··· RECORD EXTRACTS ···

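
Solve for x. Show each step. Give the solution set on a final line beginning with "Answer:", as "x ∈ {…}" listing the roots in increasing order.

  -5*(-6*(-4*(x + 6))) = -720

Step 1. [-5*(-6*(-4*(x + 6))) = -720] divide by the outer -5, so div: -6*(-4*(x + 6)) = 144.
Step 2. [-6*(-4*(x + 6)) = 144] -6 out front; divide by -6 ⇒ div: -4*(x + 6) = -24.
Step 3. [-4*(x + 6) = -24] leading coefficient -4: divide by -4 ⇒ div: x + 6 = 6.
Step 4. [x + 6 = 6] subtract 6: x sits inside (… + 6). So sub: x = 0.

Answer: x ∈ {0}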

···

WHAT TO DO — Make an exact copy of every record in the listing.

RESPONSE —
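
Solve for x. Show each step. Give the solution set on a final line beginning with "Answer:", as "x ∈ {…}" listing the roots in increasing order.

  -5*(-6*(-4*(x + 6))) = -720

Step 1. [-5*(-6*(-4*(x + 6))) = -720] divide by the outer -5, so div: -6*(-4*(x + 6)) = 144.
Step 2. [-6*(-4*(x + 6)) = 144] -6 out front; divide by -6 ⇒ div: -4*(x + 6) = -24.
Step 3. [-4*(x + 6) = -24] leading coefficient -4: divide by -4 ⇒ div: x + 6 = 6.
Step 4. [x + 6 = 6] subtract 6: x sits inside (… + 6). So sub: x = 0.

Answer: x ∈ {0}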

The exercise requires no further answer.